_Your task_
The whole of the material needs to be repeated exactly, line for line.

_Information_
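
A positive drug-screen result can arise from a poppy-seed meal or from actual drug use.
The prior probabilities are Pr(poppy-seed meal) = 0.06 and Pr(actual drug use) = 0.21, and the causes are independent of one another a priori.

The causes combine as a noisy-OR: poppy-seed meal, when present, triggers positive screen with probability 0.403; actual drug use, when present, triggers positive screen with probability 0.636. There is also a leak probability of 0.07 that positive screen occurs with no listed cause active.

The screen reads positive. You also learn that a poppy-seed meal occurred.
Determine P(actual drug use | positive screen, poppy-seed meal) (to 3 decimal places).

P(actual drug use | positive screen, poppy-seed meal) ≈ 0.323

Under noisy-OR, P(positive screen | causes) = 1 − (1−0.07)·∏(1−qᵢ) over the active causes.
P(positive screen | poppy-seed meal) = 0.44479·0.79 + 0.797904·0.21 = 0.351384 + 0.167560 = 0.518944
Restricting to configurations with actual drug use present: 0.797904·0.21 = 0.167560.
So P(actual drug use | positive screen, poppy-seed meal) = 0.167560/0.518944 ≈ 0.323.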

_Problem solution_
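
A positive drug-screen result can arise from a poppy-seed meal or from actual drug use.
The prior probabilities are Pr(poppy-seed meal) = 0.06 and Pr(actual drug use) = 0.21, and the causes are independent of one another a priori.

The causes combine as a noisy-OR: poppy-seed meal, when present, triggers positive screen with probability 0.403; actual drug use, when present, triggers positive screen with probability 0.636. There is also a leak probability of 0.07 that positive screen occurs with no listed cause active.

The screen reads positive. You also learn that a poppy-seed meal occurred.
Determine P(actual drug use | positive screen, poppy-seed meal) (to 3 decimal places).

P(actual drug use | positive screen, poppy-seed meal) ≈ 0.323

Under noisy-OR, P(positive screen | causes) = 1 − (1−0.07)·∏(1−qᵢ) over the active causes.
P(positive screen | poppy-seed meal) = 0.44479·0.79 + 0.797904·0.21 = 0.351384 + 0.167560 = 0.518944
Restricting to configurations with actual drug use present: 0.797904·0.21 = 0.167560.
So P(actual drug use | positive screen, poppy-seed meal) = 0.167560/0.518944 ≈ 0.323.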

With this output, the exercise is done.